What this task involves
A complete and exact copy of the entries below is the expected result.
◆ ◆ ◆ ◆ ◆
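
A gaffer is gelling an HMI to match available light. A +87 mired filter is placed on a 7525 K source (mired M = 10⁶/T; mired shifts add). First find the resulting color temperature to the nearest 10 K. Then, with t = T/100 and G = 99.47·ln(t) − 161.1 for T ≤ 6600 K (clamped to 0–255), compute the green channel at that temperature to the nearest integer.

M_in = 10⁶/7525 = 132.89; M_out = 132.89 + (+87) = 219.89.
T_out = 10⁶/219.89 = 4547.7 K → 4550 K; t = 45.5.
G = 99.47·ln 45.5 − 161.1 = 99.47·3.8177 − 161.1 = 218.648.
Rounded: 219.

219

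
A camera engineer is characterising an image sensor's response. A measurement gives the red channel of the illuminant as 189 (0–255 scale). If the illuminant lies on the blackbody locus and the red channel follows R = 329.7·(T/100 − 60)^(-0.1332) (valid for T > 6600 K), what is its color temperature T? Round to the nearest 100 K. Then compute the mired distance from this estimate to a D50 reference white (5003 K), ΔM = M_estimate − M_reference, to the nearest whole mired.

-120 mireds

(t − 60)^(-0.1332) = 189/329.7 = 0.57325.
t − 60 = 0.57325^(1/-0.1332) = 0.57325^(-7.508) = 65.199, so t = 125.199.
T = 100·t = 12520 K → 12500 K to the nearest 100 K.
M_estimate = 10⁶/12500 = 80.00; M_reference = 10⁶/5003 = 199.88.
ΔM = 80.00 − 199.88 = -119.88 → -120 mireds.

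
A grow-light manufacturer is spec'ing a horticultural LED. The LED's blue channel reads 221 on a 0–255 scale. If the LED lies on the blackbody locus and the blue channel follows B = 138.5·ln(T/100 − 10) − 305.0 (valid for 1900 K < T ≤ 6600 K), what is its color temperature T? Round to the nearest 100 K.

5500 K

ln(t − 10) = (221 + 305.0) / 138.5 = 3.7978.
t − 10 = e^3.7978 = 44.604, so t = 54.604.
T = 100·t = 5460 K → 5500 K to the nearest 100 K.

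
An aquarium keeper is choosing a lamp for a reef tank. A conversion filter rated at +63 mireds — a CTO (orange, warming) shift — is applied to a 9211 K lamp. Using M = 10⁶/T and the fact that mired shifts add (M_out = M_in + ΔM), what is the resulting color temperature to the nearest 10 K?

M_in = 10⁶/9211 = 108.57 mireds.
M_out = 108.57 + (+63) = 171.57 mireds.
T_out = 10⁶/171.57 = 5828.7 K → 5830 K.

5830 K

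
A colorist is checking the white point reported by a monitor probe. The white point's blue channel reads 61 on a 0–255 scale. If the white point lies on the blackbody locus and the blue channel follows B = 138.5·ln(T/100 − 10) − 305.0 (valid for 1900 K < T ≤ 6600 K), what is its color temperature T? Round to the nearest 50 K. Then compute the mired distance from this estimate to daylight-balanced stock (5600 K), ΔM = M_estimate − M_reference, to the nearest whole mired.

+238 mireds

ln(t − 10) = (61 + 305.0) / 138.5 = 2.6426.
t − 10 = e^2.6426 = 14.050, so t = 24.050.
T = 100·t = 2405 K → 2400 K to the nearest 50 K.
M_estimate = 10⁶/2400 = 416.67; M_reference = 10⁶/5600 = 178.57.
ΔM = 416.67 − 178.57 = 238.10 → +238 mireds.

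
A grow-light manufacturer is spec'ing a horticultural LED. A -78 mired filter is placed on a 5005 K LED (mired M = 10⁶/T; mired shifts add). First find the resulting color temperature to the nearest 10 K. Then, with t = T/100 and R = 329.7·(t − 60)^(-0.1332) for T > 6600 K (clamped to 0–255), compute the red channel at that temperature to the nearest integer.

218

M_in = 10⁶/5005 = 199.80; M_out = 199.80 + (-78) = 121.80.
T_out = 10⁶/121.80 = 8210.2 K → 8210 K; t = 82.1.
R = 329.7·(82.1 − 60)^(-0.1332) = 329.7·22.1^(-0.1332) = 329.7·0.66211 = 218.296.
Rounded: 218.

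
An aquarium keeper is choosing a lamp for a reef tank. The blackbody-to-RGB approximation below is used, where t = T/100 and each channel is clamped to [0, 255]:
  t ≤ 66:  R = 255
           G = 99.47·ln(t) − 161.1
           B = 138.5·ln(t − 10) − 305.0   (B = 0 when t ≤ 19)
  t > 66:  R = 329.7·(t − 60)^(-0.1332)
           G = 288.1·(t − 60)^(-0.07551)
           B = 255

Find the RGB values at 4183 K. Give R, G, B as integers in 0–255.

R=255, G=210, B=174

t = 4183/100 = 41.83; the t ≤ 66 branch applies.
R = 255 by definition for t ≤ 66.
G = 99.47·ln 41.83 − 161.1 = 99.47·3.7336 − 161.1 = 210.283.
B = 138.5·ln(41.83 − 10) − 305.0 = 138.5·ln 31.83 − 305.0 = 138.5·3.4604 − 305.0 = 174.267.
Rounded: (255, 210, 174).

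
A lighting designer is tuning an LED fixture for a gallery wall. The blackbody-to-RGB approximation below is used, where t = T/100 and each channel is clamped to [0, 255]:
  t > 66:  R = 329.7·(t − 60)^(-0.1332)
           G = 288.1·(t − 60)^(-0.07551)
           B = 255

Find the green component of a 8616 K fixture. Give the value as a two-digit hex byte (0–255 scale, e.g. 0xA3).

0xE1

t = 8616/100 = 86.16; the t > 66 branch applies.
G = 288.1·(86.16 − 60)^(-0.07551) = 288.1·26.16^(-0.07551) = 288.1·0.78155 = 225.163.
Rounded: 225; in hex, 0xE1.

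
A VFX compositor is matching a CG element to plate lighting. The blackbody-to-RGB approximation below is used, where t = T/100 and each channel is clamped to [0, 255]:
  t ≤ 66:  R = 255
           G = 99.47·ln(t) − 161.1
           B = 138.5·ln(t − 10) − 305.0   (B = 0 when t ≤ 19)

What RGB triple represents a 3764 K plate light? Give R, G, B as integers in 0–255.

R=255, G=200, B=155

t = 3764/100 = 37.64; the t ≤ 66 branch applies.
R = 255 by definition for t ≤ 66.
G = 99.47·ln 37.64 − 161.1 = 99.47·3.6281 − 161.1 = 199.784.
B = 138.5·ln(37.64 − 10) − 305.0 = 138.5·ln 27.64 − 305.0 = 138.5·3.3193 − 305.0 = 154.718.
Rounded: (255, 200, 155).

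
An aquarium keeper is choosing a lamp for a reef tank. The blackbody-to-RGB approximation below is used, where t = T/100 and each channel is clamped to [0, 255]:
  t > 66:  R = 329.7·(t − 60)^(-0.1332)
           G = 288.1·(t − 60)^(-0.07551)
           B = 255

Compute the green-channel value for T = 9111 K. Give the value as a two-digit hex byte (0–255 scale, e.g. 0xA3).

t = 9111/100 = 91.11; the t > 66 branch applies.
G = 288.1·(91.11 − 60)^(-0.07551) = 288.1·31.11^(-0.07551) = 288.1·0.77138 = 222.236.
Rounded: 222; in hex, 0xDE.

0xDE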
◆ ◆ ◆ ◆ ◆
Problem solution
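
A gaffer is gelling an HMI to match available light. A +87 mired filter is placed on a 7525 K source (mired M = 10⁶/T; mired shifts add). First find the resulting color temperature to the nearest 10 K. Then, with t = T/100 and G = 99.47·ln(t) − 161.1 for T ≤ 6600 K (clamped to 0–255), compute the green channel at that temperature to the nearest integer.

M_in = 10⁶/7525 = 132.89; M_out = 132.89 + (+87) = 219.89.
T_out = 10⁶/219.89 = 4547.7 K → 4550 K; t = 45.5.
G = 99.47·ln 45.5 − 161.1 = 99.47·3.8177 − 161.1 = 218.648.
Rounded: 219.

219

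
A camera engineer is characterising an image sensor's response. A measurement gives the red channel of the illuminant as 189 (0–255 scale). If the illuminant lies on the blackbody locus and the red channel follows R = 329.7·(T/100 − 60)^(-0.1332) (valid for T > 6600 K), what is its color temperature T? Round to the nearest 100 K. Then compute the mired distance from this estimate to a D50 reference white (5003 K), ΔM = M_estimate − M_reference, to the nearest whole mired.

-120 mireds

(t − 60)^(-0.1332) = 189/329.7 = 0.57325.
t − 60 = 0.57325^(1/-0.1332) = 0.57325^(-7.508) = 65.199, so t = 125.199.
T = 100·t = 12520 K → 12500 K to the nearest 100 K.
M_estimate = 10⁶/12500 = 80.00; M_reference = 10⁶/5003 = 199.88.
ΔM = 80.00 − 199.88 = -119.88 → -120 mireds.

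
A grow-light manufacturer is spec'ing a horticultural LED. The LED's blue channel reads 221 on a 0–255 scale. If the LED lies on the blackbody locus and the blue channel follows B = 138.5·ln(T/100 − 10) − 305.0 (valid for 1900 K < T ≤ 6600 K), what is its color temperature T? Round to the nearest 100 K.

5500 K

ln(t − 10) = (221 + 305.0) / 138.5 = 3.7978.
t − 10 = e^3.7978 = 44.604, so t = 54.604.
T = 100·t = 5460 K → 5500 K to the nearest 100 K.

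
An aquarium keeper is choosing a lamp for a reef tank. A conversion filter rated at +63 mireds — a CTO (orange, warming) shift — is applied to a 9211 K lamp. Using M = 10⁶/T and the fact that mired shifts add (M_out = M_in + ΔM), what is the resulting color temperature to the nearest 10 K?

M_in = 10⁶/9211 = 108.57 mireds.
M_out = 108.57 + (+63) = 171.57 mireds.
T_out = 10⁶/171.57 = 5828.7 K → 5830 K.

5830 K

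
A colorist is checking the white point reported by a monitor probe. The white point's blue channel reads 61 on a 0–255 scale. If the white point lies on the blackbody locus and the blue channel follows B = 138.5·ln(T/100 − 10) − 305.0 (valid for 1900 K < T ≤ 6600 K), what is its color temperature T? Round to the nearest 50 K. Then compute the mired distance from this estimate to daylight-balanced stock (5600 K), ΔM = M_estimate − M_reference, to the nearest whole mired.

+238 mireds

ln(t − 10) = (61 + 305.0) / 138.5 = 2.6426.
t − 10 = e^2.6426 = 14.050, so t = 24.050.
T = 100·t = 2405 K → 2400 K to the nearest 50 K.
M_estimate = 10⁶/2400 = 416.67; M_reference = 10⁶/5600 = 178.57.
ΔM = 416.67 − 178.57 = 238.10 → +238 mireds.

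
A grow-light manufacturer is spec'ing a horticultural LED. A -78 mired filter is placed on a 5005 K LED (mired M = 10⁶/T; mired shifts add). First find the resulting color temperature to the nearest 10 K. Then, with t = T/100 and R = 329.7·(t − 60)^(-0.1332) for T > 6600 K (clamped to 0–255), compute the red channel at that temperature to the nearest integer.

218

M_in = 10⁶/5005 = 199.80; M_out = 199.80 + (-78) = 121.80.
T_out = 10⁶/121.80 = 8210.2 K → 8210 K; t = 82.1.
R = 329.7·(82.1 − 60)^(-0.1332) = 329.7·22.1^(-0.1332) = 329.7·0.66211 = 218.296.
Rounded: 218.

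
An aquarium keeper is choosing a lamp for a reef tank. The blackbody-to-RGB approximation below is used, where t = T/100 and each channel is clamped to [0, 255]:
  t ≤ 66:  R = 255
           G = 99.47·ln(t) − 161.1
           B = 138.5·ln(t − 10) − 305.0   (B = 0 when t ≤ 19)
  t > 66:  R = 329.7·(t − 60)^(-0.1332)
           G = 288.1·(t − 60)^(-0.07551)
           B = 255

Find the RGB values at 4183 K. Give R, G, B as integers in 0–255.

R=255, G=210, B=174

t = 4183/100 = 41.83; the t ≤ 66 branch applies.
R = 255 by definition for t ≤ 66.
G = 99.47·ln 41.83 − 161.1 = 99.47·3.7336 − 161.1 = 210.283.
B = 138.5·ln(41.83 − 10) − 305.0 = 138.5·ln 31.83 − 305.0 = 138.5·3.4604 − 305.0 = 174.267.
Rounded: (255, 210, 174).

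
A lighting designer is tuning an LED fixture for a gallery wall. The blackbody-to-RGB approximation below is used, where t = T/100 and each channel is clamped to [0, 255]:
  t > 66:  R = 329.7·(t − 60)^(-0.1332)
           G = 288.1·(t − 60)^(-0.07551)
           B = 255

Find the green component of a 8616 K fixture. Give the value as a two-digit hex byte (0–255 scale, e.g. 0xA3).

0xE1

t = 8616/100 = 86.16; the t > 66 branch applies.
G = 288.1·(86.16 − 60)^(-0.07551) = 288.1·26.16^(-0.07551) = 288.1·0.78155 = 225.163.
Rounded: 225; in hex, 0xE1.

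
A VFX compositor is matching a CG element to plate lighting. The blackbody-to-RGB approximation below is used, where t = T/100 and each channel is clamped to [0, 255]:
  t ≤ 66:  R = 255
           G = 99.47·ln(t) − 161.1
           B = 138.5·ln(t − 10) − 305.0   (B = 0 when t ≤ 19)

What RGB triple represents a 3764 K plate light? Give R, G, B as integers in 0–255.

R=255, G=200, B=155

t = 3764/100 = 37.64; the t ≤ 66 branch applies.
R = 255 by definition for t ≤ 66.
G = 99.47·ln 37.64 − 161.1 = 99.47·3.6281 − 161.1 = 199.784.
B = 138.5·ln(37.64 − 10) − 305.0 = 138.5·ln 27.64 − 305.0 = 138.5·3.3193 − 305.0 = 154.718.
Rounded: (255, 200, 155).

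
An aquarium keeper is choosing a lamp for a reef tank. The blackbody-to-RGB approximation below is used, where t = T/100 and each channel is clamped to [0, 255]:
  t > 66:  R = 329.7·(t − 60)^(-0.1332)
           G = 288.1·(t − 60)^(-0.07551)
           B = 255

Compute the green-channel value for T = 9111 K. Give the value as a two-digit hex byte (0–255 scale, e.g. 0xA3).

t = 9111/100 = 91.11; the t > 66 branch applies.
G = 288.1·(91.11 − 60)^(-0.07551) = 288.1·31.11^(-0.07551) = 288.1·0.77138 = 222.236.
Rounded: 222; in hex, 0xDE.

0xDE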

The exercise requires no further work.